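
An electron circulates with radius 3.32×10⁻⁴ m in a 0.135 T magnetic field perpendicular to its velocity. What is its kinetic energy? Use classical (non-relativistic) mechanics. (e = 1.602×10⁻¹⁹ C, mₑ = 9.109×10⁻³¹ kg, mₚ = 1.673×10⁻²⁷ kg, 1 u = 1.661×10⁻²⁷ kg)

KE ≈ 177 eV

v = |q|Br/m, then KE = ½mv² = (qBr)²/(2m).
v = (1.602×10⁻¹⁹)(0.135)(3.32×10⁻⁴)/9.109×10⁻³¹ ≈ 7.882×10⁶ m/s.
KE = ½(9.109×10⁻³¹)(7.882×10⁶)² ≈ 2.83×10⁻¹⁷ J = 177 eV.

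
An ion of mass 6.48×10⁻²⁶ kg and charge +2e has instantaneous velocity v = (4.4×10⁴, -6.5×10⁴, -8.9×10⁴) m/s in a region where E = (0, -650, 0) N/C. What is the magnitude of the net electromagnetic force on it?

|F| ≈ 2.08×10⁻¹⁶ N

Only an electric field acts, so F = qE = (3.204×10⁻¹⁹ C)·(0, -650, 0) = (0, -2.08×10⁻¹⁶, 0) N.
|F| = 2.08×10⁻¹⁶ N.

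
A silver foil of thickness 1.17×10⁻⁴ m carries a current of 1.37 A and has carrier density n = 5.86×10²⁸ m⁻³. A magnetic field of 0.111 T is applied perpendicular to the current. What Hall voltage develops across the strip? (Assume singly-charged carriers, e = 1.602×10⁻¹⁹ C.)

V_H ≈ 1.38×10⁻⁷ V

V_H = IB/(n e t).
V_H = (1.37)(0.111)/((5.86×10²⁸)(1.602×10⁻¹⁹)(1.17×10⁻⁴)) ≈ 1.38×10⁻⁷ V.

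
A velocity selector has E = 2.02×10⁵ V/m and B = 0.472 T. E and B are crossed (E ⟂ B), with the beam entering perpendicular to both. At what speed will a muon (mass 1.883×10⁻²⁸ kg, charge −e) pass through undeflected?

Straight-line motion ⇒ electric and magnetic forces cancel, so E = vB.
v = E/B = 2.02×10⁵/0.472 = 4.28×10⁵ m/s.

v = 4.28×10⁵ m/s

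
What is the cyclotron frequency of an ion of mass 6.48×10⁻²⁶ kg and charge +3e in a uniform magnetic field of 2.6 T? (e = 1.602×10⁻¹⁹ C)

f = |q|B/(2πm).
f = (4.806×10⁻¹⁹)(2.6)/(2π·6.48×10⁻²⁶) ≈ 3.1×10⁶ Hz.

f ≈ 3.1×10⁶ Hz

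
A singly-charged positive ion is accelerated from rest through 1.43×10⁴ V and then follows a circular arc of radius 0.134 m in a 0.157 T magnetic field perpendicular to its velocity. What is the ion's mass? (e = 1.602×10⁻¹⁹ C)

m ≈ 2.48×10⁻²⁷ kg

Combine |q|V = ½mv² and r = mv/(|q|B): eliminate v to get m = qB²r²/(2V).
m = (1.602×10⁻¹⁹)(0.157)²(0.134)²/(2·1.43×10⁴) ≈ 2.48×10⁻²⁷ kg.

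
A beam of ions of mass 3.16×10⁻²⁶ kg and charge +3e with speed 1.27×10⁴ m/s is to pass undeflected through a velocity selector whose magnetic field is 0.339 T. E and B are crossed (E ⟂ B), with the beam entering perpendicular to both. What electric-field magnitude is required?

For straight-line motion qE = qvB, so E = vB.
E = 1.27×10⁴ × 0.339 = 4310 V/m.

E = 4310 V/m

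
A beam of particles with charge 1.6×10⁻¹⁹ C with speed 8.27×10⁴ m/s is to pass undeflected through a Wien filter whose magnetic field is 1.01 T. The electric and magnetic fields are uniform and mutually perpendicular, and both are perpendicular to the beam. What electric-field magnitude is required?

E = 8.35×10⁴ V/m

For straight-line motion qE = qvB, so E = vB.
E = 8.27×10⁴ × 1.01 = 8.35×10⁴ V/m.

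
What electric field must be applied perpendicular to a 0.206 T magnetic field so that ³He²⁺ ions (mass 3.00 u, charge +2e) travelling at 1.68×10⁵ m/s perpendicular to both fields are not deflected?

For straight-line motion qE = qvB, so E = vB.
E = 1.68×10⁵ × 0.206 = 3.46×10⁴ V/m.

E = 3.46×10⁴ V/m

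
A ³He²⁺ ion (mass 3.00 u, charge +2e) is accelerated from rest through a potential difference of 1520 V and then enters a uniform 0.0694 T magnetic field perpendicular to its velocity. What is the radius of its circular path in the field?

Acceleration: |q|V = ½mv² ⇒ v = √(2|q|V/m) = √(2·3.204×10⁻¹⁹·1520/4.983×10⁻²⁷) ≈ 4.421×10⁵ m/s.
In the field: r = mv/(|q|B) = (4.983×10⁻²⁷)(4.421×10⁵)/((3.204×10⁻¹⁹)(0.0694)) ≈ 0.0991 m.

r ≈ 0.0991 m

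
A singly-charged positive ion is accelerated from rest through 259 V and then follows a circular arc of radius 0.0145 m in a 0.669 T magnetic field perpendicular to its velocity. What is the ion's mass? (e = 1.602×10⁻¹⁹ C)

m ≈ 2.91×10⁻²⁶ kg

Combine |q|V = ½mv² and r = mv/(|q|B): eliminate v to get m = qB²r²/(2V).
m = (1.602×10⁻¹⁹)(0.669)²(0.0145)²/(2·259) ≈ 2.91×10⁻²⁶ kg.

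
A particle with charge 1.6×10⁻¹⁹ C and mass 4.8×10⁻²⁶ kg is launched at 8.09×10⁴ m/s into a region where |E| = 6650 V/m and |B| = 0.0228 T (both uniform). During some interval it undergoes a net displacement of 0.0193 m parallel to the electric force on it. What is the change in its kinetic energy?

ΔKE ≈ 2.05×10⁻¹⁷ J

The magnetic force is always ⟂ v and does no work; only the electric force changes KE.
ΔKE = F_E · d = |q|E d = (1.6×10⁻¹⁹)(6650)(0.0193) ≈ 2.05×10⁻¹⁷ J.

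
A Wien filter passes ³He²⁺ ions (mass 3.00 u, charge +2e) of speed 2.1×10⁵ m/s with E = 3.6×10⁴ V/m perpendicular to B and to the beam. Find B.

B = 0.17 T

Balance of forces in the selector: qE = qvB ⇒ B = E/v.
B = 3.6×10⁴/2.1×10⁵ = 0.17 T.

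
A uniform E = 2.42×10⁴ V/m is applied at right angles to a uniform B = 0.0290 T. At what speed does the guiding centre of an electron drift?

The E×B drift speed is v_d = E/B.
v_d = 2.42×10⁴/0.0290 = 8.34×10⁵ m/s.

v_d ≈ 8.34×10⁵ m/s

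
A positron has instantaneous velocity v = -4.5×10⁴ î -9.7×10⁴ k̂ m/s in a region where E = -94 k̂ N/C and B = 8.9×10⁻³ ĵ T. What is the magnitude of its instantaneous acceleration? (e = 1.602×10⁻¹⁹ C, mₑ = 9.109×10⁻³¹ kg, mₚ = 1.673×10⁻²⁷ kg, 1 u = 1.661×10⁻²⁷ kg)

v×B = (863, 0, -400) N/C.
E + v×B = (863, 0, -494) N/C.
F = q(E + v×B) = (1.602×10⁻¹⁹ C)·(863, 0, -494) = (1.38×10⁻¹⁶, 0, -7.92×10⁻¹⁷) N.
|a| = |F|/m = 1.594×10⁻¹⁶/9.109×10⁻³¹ ≈ 1.75×10¹⁴ m/s².

|a| ≈ 1.75×10¹⁴ m/s²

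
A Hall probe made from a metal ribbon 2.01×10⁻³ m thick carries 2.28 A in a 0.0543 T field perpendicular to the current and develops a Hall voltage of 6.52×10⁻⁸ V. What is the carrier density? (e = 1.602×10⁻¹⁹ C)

n ≈ 5.90×10²⁷ m⁻³

From V_H = IB/(n e t), n = IB/(V_H e t).
n = (2.28)(0.0543)/((6.52×10⁻⁸)(1.602×10⁻¹⁹)(2.01×10⁻³)) ≈ 5.90×10²⁷ m⁻³.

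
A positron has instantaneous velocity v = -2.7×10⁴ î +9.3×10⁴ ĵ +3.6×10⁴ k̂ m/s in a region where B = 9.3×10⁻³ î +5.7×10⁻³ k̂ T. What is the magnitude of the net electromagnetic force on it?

|F| ≈ 1.80×10⁻¹⁶ N

v×B = (530, 489, -865) N/C.
F = q v×B = (1.602×10⁻¹⁹ C)·(530, 489, -865) = (8.49×10⁻¹⁷, 7.83×10⁻¹⁷, -1.39×10⁻¹⁶) N.
|F| = 1.80×10⁻¹⁶ N.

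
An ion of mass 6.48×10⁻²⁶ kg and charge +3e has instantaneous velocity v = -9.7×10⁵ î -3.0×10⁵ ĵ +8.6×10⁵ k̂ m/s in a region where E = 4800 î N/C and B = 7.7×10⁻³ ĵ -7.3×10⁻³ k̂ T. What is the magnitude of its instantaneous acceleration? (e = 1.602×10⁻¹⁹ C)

v×B = (-4430, -7080, -7470) N/C.
E + v×B = (368, -7080, -7470) N/C.
F = q(E + v×B) = (4.806×10⁻¹⁹ C)·(368, -7080, -7470) = (1.77×10⁻¹⁶, -3.40×10⁻¹⁵, -3.59×10⁻¹⁵) N.
|a| = |F|/m = 4.950×10⁻¹⁵/6.48×10⁻²⁶ ≈ 7.64×10¹⁰ m/s².

|a| ≈ 7.64×10¹⁰ m/s²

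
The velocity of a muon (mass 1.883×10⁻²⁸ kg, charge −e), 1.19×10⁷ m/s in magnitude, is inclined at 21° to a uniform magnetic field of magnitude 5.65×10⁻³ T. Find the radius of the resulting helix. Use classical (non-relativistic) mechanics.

r ≈ 0.887 m

v⊥ = v sinθ = 1.19×10⁷·sin21° ≈ 4.265×10⁶ m/s.
r = m v⊥/(|q|B) = (1.883×10⁻²⁸)(4.265×10⁶)/((1.602×10⁻¹⁹)(5.65×10⁻³)) ≈ 0.887 m.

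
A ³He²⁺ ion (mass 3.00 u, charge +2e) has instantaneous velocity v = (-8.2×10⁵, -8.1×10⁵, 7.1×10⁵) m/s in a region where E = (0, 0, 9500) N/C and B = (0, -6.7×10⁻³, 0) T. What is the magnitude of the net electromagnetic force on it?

v×B = (4760, 0, 5490) N/C.
E + v×B = (4760, 0, 1.50×10⁴) N/C.
F = q(E + v×B) = (3.204×10⁻¹⁹ C)·(4760, 0, 1.50×10⁴) = (1.52×10⁻¹⁵, 0, 4.80×10⁻¹⁵) N.
|F| = 5.04×10⁻¹⁵ N.

|F| ≈ 5.04×10⁻¹⁵ N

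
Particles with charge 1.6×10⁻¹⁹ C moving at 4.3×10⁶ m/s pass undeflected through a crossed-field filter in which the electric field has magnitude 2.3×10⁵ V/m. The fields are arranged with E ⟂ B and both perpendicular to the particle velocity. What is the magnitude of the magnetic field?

B = 0.053 T

Balance of forces in the selector: qE = qvB ⇒ B = E/v.
B = 2.3×10⁵/4.3×10⁶ = 0.053 T.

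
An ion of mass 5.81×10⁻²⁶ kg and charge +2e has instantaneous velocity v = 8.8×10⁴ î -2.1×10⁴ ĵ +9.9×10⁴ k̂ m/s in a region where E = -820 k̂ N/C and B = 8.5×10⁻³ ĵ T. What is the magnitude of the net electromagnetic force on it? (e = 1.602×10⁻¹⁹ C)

|F| ≈ 2.71×10⁻¹⁶ N

v×B = (-842, 0, 748) N/C.
E + v×B = (-842, 0, -72.0) N/C.
F = q(E + v×B) = (3.204×10⁻¹⁹ C)·(-842, 0, -72.0) = (-2.70×10⁻¹⁶, 0, -2.31×10⁻¹⁷) N.
|F| = 2.71×10⁻¹⁶ N.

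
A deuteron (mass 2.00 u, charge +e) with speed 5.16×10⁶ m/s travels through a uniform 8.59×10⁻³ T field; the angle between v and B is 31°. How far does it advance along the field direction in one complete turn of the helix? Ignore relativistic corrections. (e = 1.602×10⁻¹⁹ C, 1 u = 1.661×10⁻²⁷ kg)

p ≈ 67.1 m

v∥ = v cosθ = 5.16×10⁶·cos31° ≈ 4.423×10⁶ m/s.
T = 2πm/(|q|B) = 2π(3.322×10⁻²⁷)/((1.602×10⁻¹⁹)(8.59×10⁻³)) ≈ 1.517×10⁻⁵ s.
pitch = v∥ T = (4.423×10⁶)(1.517×10⁻⁵) ≈ 67.1 m.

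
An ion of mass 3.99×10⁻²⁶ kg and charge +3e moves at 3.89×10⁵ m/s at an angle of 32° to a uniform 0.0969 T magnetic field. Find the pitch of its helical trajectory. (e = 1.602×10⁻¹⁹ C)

p ≈ 1.78 m

v∥ = v cosθ = 3.89×10⁵·cos32° ≈ 3.299×10⁵ m/s.
T = 2πm/(|q|B) = 2π(3.99×10⁻²⁶)/((4.806×10⁻¹⁹)(0.0969)) ≈ 5.383×10⁻⁶ s.
pitch = v∥ T = (3.299×10⁵)(5.383×10⁻⁶) ≈ 1.78 m.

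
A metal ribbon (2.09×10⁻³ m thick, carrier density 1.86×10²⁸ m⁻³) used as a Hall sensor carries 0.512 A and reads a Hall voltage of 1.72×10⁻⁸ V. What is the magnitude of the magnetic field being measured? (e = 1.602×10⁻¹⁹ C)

B ≈ 0.209 T

From V_H = IB/(n e t), B = V_H n e t / I.
B = (1.72×10⁻⁸)(1.86×10²⁸)(1.602×10⁻¹⁹)(2.09×10⁻³)/0.512 ≈ 0.209 T.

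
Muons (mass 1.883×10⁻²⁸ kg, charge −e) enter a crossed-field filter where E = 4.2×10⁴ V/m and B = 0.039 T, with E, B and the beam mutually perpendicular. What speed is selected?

For undeflected motion the electric and magnetic forces balance: qE = qvB.
v = E/B = 4.2×10⁴/0.039 = 1.1×10⁶ m/s.

v = 1.1×10⁶ m/s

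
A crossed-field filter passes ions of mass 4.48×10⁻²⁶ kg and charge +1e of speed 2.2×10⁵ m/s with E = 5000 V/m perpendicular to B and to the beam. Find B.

B = 0.023 T

Balance of forces in the selector: qE = qvB ⇒ B = E/v.
B = 5000/2.2×10⁵ = 0.023 T.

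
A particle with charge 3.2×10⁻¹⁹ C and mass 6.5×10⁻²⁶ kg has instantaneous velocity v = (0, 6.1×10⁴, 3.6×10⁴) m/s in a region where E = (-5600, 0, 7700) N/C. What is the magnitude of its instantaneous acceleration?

Only an electric field acts, so F = qE = (3.2×10⁻¹⁹ C)·(-5600, 0, 7700) = (-1.79×10⁻¹⁵, 0, 2.46×10⁻¹⁵) N.
|a| = |F|/m = 3.047×10⁻¹⁵/6.5×10⁻²⁶ ≈ 4.69×10¹⁰ m/s².

|a| ≈ 4.69×10¹⁰ m/s²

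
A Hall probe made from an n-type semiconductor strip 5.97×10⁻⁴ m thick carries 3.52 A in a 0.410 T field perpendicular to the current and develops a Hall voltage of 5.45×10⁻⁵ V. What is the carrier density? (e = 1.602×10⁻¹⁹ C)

From V_H = IB/(n e t), n = IB/(V_H e t).
n = (3.52)(0.410)/((5.45×10⁻⁵)(1.602×10⁻¹⁹)(5.97×10⁻⁴)) ≈ 2.77×10²⁶ m⁻³.

n ≈ 2.77×10²⁶ m⁻³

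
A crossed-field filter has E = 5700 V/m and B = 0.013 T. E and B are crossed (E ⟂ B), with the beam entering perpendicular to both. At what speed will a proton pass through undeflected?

v = 4.4×10⁵ m/s

For undeflected motion the electric and magnetic forces balance: qE = qvB.
v = E/B = 5700/0.013 = 4.4×10⁵ m/s.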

________________________

_Work instructions:_ Starting with the line that contains "A metal ribbon (2.09×10⁻³", return each line through the last one of the data above, exactly as written and nothing more.

_Result of this exercise:_
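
A metal ribbon (2.09×10⁻³ m thick, carrier density 1.86×10²⁸ m⁻³) used as a Hall sensor carries 0.512 A and reads a Hall voltage of 1.72×10⁻⁸ V. What is the magnitude of the magnetic field being measured? (e = 1.602×10⁻¹⁹ C)

B ≈ 0.209 T

From V_H = IB/(n e t), B = V_H n e t / I.
B = (1.72×10⁻⁸)(1.86×10²⁸)(1.602×10⁻¹⁹)(2.09×10⁻³)/0.512 ≈ 0.209 T.

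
Muons (mass 1.883×10⁻²⁸ kg, charge −e) enter a crossed-field filter where E = 4.2×10⁴ V/m and B = 0.039 T, with E, B and the beam mutually perpendicular. What speed is selected?

For undeflected motion the electric and magnetic forces balance: qE = qvB.
v = E/B = 4.2×10⁴/0.039 = 1.1×10⁶ m/s.

v = 1.1×10⁶ m/s

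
A crossed-field filter passes ions of mass 4.48×10⁻²⁶ kg and charge +1e of speed 2.2×10⁵ m/s with E = 5000 V/m perpendicular to B and to the beam. Find B.

B = 0.023 T

Balance of forces in the selector: qE = qvB ⇒ B = E/v.
B = 5000/2.2×10⁵ = 0.023 T.

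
A particle with charge 3.2×10⁻¹⁹ C and mass 6.5×10⁻²⁶ kg has instantaneous velocity v = (0, 6.1×10⁴, 3.6×10⁴) m/s in a region where E = (-5600, 0, 7700) N/C. What is the magnitude of its instantaneous acceleration?

Only an electric field acts, so F = qE = (3.2×10⁻¹⁹ C)·(-5600, 0, 7700) = (-1.79×10⁻¹⁵, 0, 2.46×10⁻¹⁵) N.
|a| = |F|/m = 3.047×10⁻¹⁵/6.5×10⁻²⁶ ≈ 4.69×10¹⁰ m/s².

|a| ≈ 4.69×10¹⁰ m/s²

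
A Hall probe made from an n-type semiconductor strip 5.97×10⁻⁴ m thick carries 3.52 A in a 0.410 T field perpendicular to the current and develops a Hall voltage of 5.45×10⁻⁵ V. What is the carrier density? (e = 1.602×10⁻¹⁹ C)

From V_H = IB/(n e t), n = IB/(V_H e t).
n = (3.52)(0.410)/((5.45×10⁻⁵)(1.602×10⁻¹⁹)(5.97×10⁻⁴)) ≈ 2.77×10²⁶ m⁻³.

n ≈ 2.77×10²⁶ m⁻³

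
A crossed-field filter has E = 5700 V/m and B = 0.013 T. E and B are crossed (E ⟂ B), with the beam entering perpendicular to both. At what speed will a proton pass through undeflected?

v = 4.4×10⁵ m/s

For undeflected motion the electric and magnetic forces balance: qE = qvB.
v = E/B = 5700/0.013 = 4.4×10⁵ m/s.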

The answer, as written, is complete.